───── INPUT ─────

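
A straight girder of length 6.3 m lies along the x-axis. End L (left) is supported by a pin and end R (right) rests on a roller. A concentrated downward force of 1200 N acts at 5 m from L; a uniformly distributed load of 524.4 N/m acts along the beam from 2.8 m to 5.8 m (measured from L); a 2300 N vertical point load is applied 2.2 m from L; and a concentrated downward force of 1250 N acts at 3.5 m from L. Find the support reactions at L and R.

Resultant of the distributed load: 524.4 × 3 = 1573.2 N at 4.3 m from L.
ΣM about L: R_y·6.3 − 1200·5 − (524.4·3)·4.3 − 2300·2.2 − 1250·3.5 = 0 → R_y = 22199.76/6.3 = 3523.77 ≈ 3524 N.
ΣF_y = 0: L_y + 3523.77 − 1200 − 524.4·3 − 2300 − 1250 = 0 → L_y = 2799 N.
ΣF_x = 0: no horizontal applied forces, so L_x = 0.

L_x = 0, L_y = 2799 N, R_y = 3524 N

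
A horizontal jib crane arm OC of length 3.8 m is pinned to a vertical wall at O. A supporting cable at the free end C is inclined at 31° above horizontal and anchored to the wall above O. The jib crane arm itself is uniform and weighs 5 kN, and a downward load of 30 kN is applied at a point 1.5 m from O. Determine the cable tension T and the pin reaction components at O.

T = 27.85 kN, O_x = 23.87 kN, O_y = 20.66 kN

ΣM about O: T·sin31°·3.8 − 5·1.9 − 30·1.5 = 0 → T = 54.5/(3.8·0.515038) = 27.8467 ≈ 27.85 kN.
ΣF_x = 0: O_x − T·cos31° = 0 → O_x = 27.8467 × 0.857167 = 23.87 kN.
ΣF_y = 0: O_y + T·sin31° − 5 − 30 = 0 → O_y = 35 − 27.8467 × 0.515038 = 20.66 kN.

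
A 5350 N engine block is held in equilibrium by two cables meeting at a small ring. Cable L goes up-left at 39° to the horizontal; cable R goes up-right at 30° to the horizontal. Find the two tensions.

T_L = 4963 N, T_R = 4454 N

ΣF_x = 0: −T_L·cos39° + T_R·cos30° = 0 → T_R = 0.897371·T_L.
ΣF_y = 0: T_L·sin39° + T_R·sin30° = 5350.
Substitute: T_L·(0.62932 + 0.897371·0.5) = 5350 → T_L = 4962.87 ≈ 4963 N.
Then T_R = 0.897371 × 4962.87 = 4454 N.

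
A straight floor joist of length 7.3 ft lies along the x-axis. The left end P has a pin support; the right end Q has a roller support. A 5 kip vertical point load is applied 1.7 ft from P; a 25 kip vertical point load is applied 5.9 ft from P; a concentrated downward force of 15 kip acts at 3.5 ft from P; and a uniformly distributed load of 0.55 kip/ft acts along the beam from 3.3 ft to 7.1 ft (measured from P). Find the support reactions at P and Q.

Resultant of the distributed load: 0.55 × 3.8 = 2.09 kip at 5.2 ft from P.
ΣM about P: Q_y·7.3 − 5·1.7 − 25·5.9 − 15·3.5 − (0.55·3.8)·5.2 = 0 → Q_y = 219.368/7.3 = 30.0504 ≈ 30.05 kip.
ΣF_y = 0: P_y + 30.0504 − 5 − 25 − 15 − 0.55·3.8 = 0 → P_y = 17.04 kip.
ΣF_x = 0: no horizontal applied forces, so P_x = 0.

P_x = 0, P_y = 17.04 kip, Q_y = 30.05 kip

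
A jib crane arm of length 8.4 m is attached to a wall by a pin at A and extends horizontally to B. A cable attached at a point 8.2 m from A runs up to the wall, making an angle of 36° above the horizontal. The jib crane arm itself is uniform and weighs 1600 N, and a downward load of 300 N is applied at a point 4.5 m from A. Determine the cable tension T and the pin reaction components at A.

T = 1674 N, A_x = 1355 N, A_y = 915.9 N

ΣM about A: T·sin36°·8.2 − 1600·4.2 − 300·4.5 = 0 → T = 8070/(8.2·0.587785) = 1674.33 ≈ 1674 N.
ΣF_x = 0: A_x − T·cos36° = 0 → A_x = 1674.33 × 0.809017 = 1355 N.
ΣF_y = 0: A_y + T·sin36° − 1600 − 300 = 0 → A_y = 1900 − 1674.33 × 0.587785 = 915.9 N.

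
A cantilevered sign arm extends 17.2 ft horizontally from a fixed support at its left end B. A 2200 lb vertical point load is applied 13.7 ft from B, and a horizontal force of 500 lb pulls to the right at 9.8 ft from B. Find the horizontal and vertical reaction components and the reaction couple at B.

B_x = -500.0 lb, B_y = 2200 lb, M_B = 30140 lb·ft

ΣF_x = 0: B_x + 500 = 0 → B_x = -500.0 lb.
ΣF_y = 0: B_y − 2200 = 0 → B_y = 2200 lb.
ΣM about B: M_B − 2200·13.7 = 0 → M_B = 30140 lb·ft.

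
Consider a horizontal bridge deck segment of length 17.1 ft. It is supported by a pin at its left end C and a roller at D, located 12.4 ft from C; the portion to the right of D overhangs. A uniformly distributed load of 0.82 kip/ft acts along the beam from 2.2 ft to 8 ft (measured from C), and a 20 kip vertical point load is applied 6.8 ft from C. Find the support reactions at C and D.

C_x = 0, C_y = 11.83 kip, D_y = 12.92 kip

Resultant of the distributed load: 0.82 × 5.8 = 4.756 kip at 5.1 ft from C.
Moments about C: D_y·12.4 − (0.82·5.8)·5.1 − 20·6.8 = 0 → D_y = 160.2556/12.4 = 12.9238 ≈ 12.92 kip.
ΣF_y = 0: C_y + 12.9238 − 0.82·5.8 − 20 = 0 → C_y = 11.83 kip.
ΣF_x = 0: no horizontal applied forces, so C_x = 0.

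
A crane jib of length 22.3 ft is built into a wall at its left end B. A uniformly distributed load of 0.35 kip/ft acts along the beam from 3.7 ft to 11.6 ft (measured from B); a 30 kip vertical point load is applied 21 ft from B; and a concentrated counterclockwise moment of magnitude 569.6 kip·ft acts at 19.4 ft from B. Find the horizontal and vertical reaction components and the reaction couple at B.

Resultant of the distributed load: 0.35 × 7.9 = 2.765 kip at 7.65 ft from B.
ΣF_x = 0: B_x = 0.
ΣF_y = 0: B_y − 0.35·7.9 − 30 = 0 → B_y = 32.77 kip.
ΣM about B: M_B − (0.35·7.9)·7.65 − 30·21 + 569.6 = 0 → M_B = 81.55 kip·ft.

B_x = 0, B_y = 32.77 kip, M_B = 81.55 kip·ft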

─────

WHAT YOU HAVE TO DO |
All of the material above needs to be output exactly, with no line left out.

RESULT OF THE EXERCISE |
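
A straight girder of length 6.3 m lies along the x-axis. End L (left) is supported by a pin and end R (right) rests on a roller. A concentrated downward force of 1200 N acts at 5 m from L; a uniformly distributed load of 524.4 N/m acts along the beam from 2.8 m to 5.8 m (measured from L); a 2300 N vertical point load is applied 2.2 m from L; and a concentrated downward force of 1250 N acts at 3.5 m from L. Find the support reactions at L and R.

Resultant of the distributed load: 524.4 × 3 = 1573.2 N at 4.3 m from L.
ΣM about L: R_y·6.3 − 1200·5 − (524.4·3)·4.3 − 2300·2.2 − 1250·3.5 = 0 → R_y = 22199.76/6.3 = 3523.77 ≈ 3524 N.
ΣF_y = 0: L_y + 3523.77 − 1200 − 524.4·3 − 2300 − 1250 = 0 → L_y = 2799 N.
ΣF_x = 0: no horizontal applied forces, so L_x = 0.

L_x = 0, L_y = 2799 N, R_y = 3524 N

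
A horizontal jib crane arm OC of length 3.8 m is pinned to a vertical wall at O. A supporting cable at the free end C is inclined at 31° above horizontal and anchored to the wall above O. The jib crane arm itself is uniform and weighs 5 kN, and a downward load of 30 kN is applied at a point 1.5 m from O. Determine the cable tension T and the pin reaction components at O.

T = 27.85 kN, O_x = 23.87 kN, O_y = 20.66 kN

ΣM about O: T·sin31°·3.8 − 5·1.9 − 30·1.5 = 0 → T = 54.5/(3.8·0.515038) = 27.8467 ≈ 27.85 kN.
ΣF_x = 0: O_x − T·cos31° = 0 → O_x = 27.8467 × 0.857167 = 23.87 kN.
ΣF_y = 0: O_y + T·sin31° − 5 − 30 = 0 → O_y = 35 − 27.8467 × 0.515038 = 20.66 kN.

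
A 5350 N engine block is held in equilibrium by two cables meeting at a small ring. Cable L goes up-left at 39° to the horizontal; cable R goes up-right at 30° to the horizontal. Find the two tensions.

T_L = 4963 N, T_R = 4454 N

ΣF_x = 0: −T_L·cos39° + T_R·cos30° = 0 → T_R = 0.897371·T_L.
ΣF_y = 0: T_L·sin39° + T_R·sin30° = 5350.
Substitute: T_L·(0.62932 + 0.897371·0.5) = 5350 → T_L = 4962.87 ≈ 4963 N.
Then T_R = 0.897371 × 4962.87 = 4454 N.

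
A straight floor joist of length 7.3 ft lies along the x-axis. The left end P has a pin support; the right end Q has a roller support. A 5 kip vertical point load is applied 1.7 ft from P; a 25 kip vertical point load is applied 5.9 ft from P; a concentrated downward force of 15 kip acts at 3.5 ft from P; and a uniformly distributed load of 0.55 kip/ft acts along the beam from 3.3 ft to 7.1 ft (measured from P). Find the support reactions at P and Q.

Resultant of the distributed load: 0.55 × 3.8 = 2.09 kip at 5.2 ft from P.
ΣM about P: Q_y·7.3 − 5·1.7 − 25·5.9 − 15·3.5 − (0.55·3.8)·5.2 = 0 → Q_y = 219.368/7.3 = 30.0504 ≈ 30.05 kip.
ΣF_y = 0: P_y + 30.0504 − 5 − 25 − 15 − 0.55·3.8 = 0 → P_y = 17.04 kip.
ΣF_x = 0: no horizontal applied forces, so P_x = 0.

P_x = 0, P_y = 17.04 kip, Q_y = 30.05 kip

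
A jib crane arm of length 8.4 m is attached to a wall by a pin at A and extends horizontally to B. A cable attached at a point 8.2 m from A runs up to the wall, making an angle of 36° above the horizontal. The jib crane arm itself is uniform and weighs 1600 N, and a downward load of 300 N is applied at a point 4.5 m from A. Determine the cable tension T and the pin reaction components at A.

T = 1674 N, A_x = 1355 N, A_y = 915.9 N

ΣM about A: T·sin36°·8.2 − 1600·4.2 − 300·4.5 = 0 → T = 8070/(8.2·0.587785) = 1674.33 ≈ 1674 N.
ΣF_x = 0: A_x − T·cos36° = 0 → A_x = 1674.33 × 0.809017 = 1355 N.
ΣF_y = 0: A_y + T·sin36° − 1600 − 300 = 0 → A_y = 1900 − 1674.33 × 0.587785 = 915.9 N.

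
A cantilevered sign arm extends 17.2 ft horizontally from a fixed support at its left end B. A 2200 lb vertical point load is applied 13.7 ft from B, and a horizontal force of 500 lb pulls to the right at 9.8 ft from B. Find the horizontal and vertical reaction components and the reaction couple at B.

B_x = -500.0 lb, B_y = 2200 lb, M_B = 30140 lb·ft

ΣF_x = 0: B_x + 500 = 0 → B_x = -500.0 lb.
ΣF_y = 0: B_y − 2200 = 0 → B_y = 2200 lb.
ΣM about B: M_B − 2200·13.7 = 0 → M_B = 30140 lb·ft.

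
Consider a horizontal bridge deck segment of length 17.1 ft. It is supported by a pin at its left end C and a roller at D, located 12.4 ft from C; the portion to the right of D overhangs. A uniformly distributed load of 0.82 kip/ft acts along the beam from 2.2 ft to 8 ft (measured from C), and a 20 kip vertical point load is applied 6.8 ft from C. Find the support reactions at C and D.

C_x = 0, C_y = 11.83 kip, D_y = 12.92 kip

Resultant of the distributed load: 0.82 × 5.8 = 4.756 kip at 5.1 ft from C.
Moments about C: D_y·12.4 − (0.82·5.8)·5.1 − 20·6.8 = 0 → D_y = 160.2556/12.4 = 12.9238 ≈ 12.92 kip.
ΣF_y = 0: C_y + 12.9238 − 0.82·5.8 − 20 = 0 → C_y = 11.83 kip.
ΣF_x = 0: no horizontal applied forces, so C_x = 0.

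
A crane jib of length 22.3 ft is built into a wall at its left end B. A uniformly distributed load of 0.35 kip/ft acts along the beam from 3.7 ft to 11.6 ft (measured from B); a 30 kip vertical point load is applied 21 ft from B; and a concentrated counterclockwise moment of magnitude 569.6 kip·ft acts at 19.4 ft from B. Find the horizontal and vertical reaction components and the reaction couple at B.

Resultant of the distributed load: 0.35 × 7.9 = 2.765 kip at 7.65 ft from B.
ΣF_x = 0: B_x = 0.
ΣF_y = 0: B_y − 0.35·7.9 − 30 = 0 → B_y = 32.77 kip.
ΣM about B: M_B − (0.35·7.9)·7.65 − 30·21 + 569.6 = 0 → M_B = 81.55 kip·ft.

B_x = 0, B_y = 32.77 kip, M_B = 81.55 kip·ft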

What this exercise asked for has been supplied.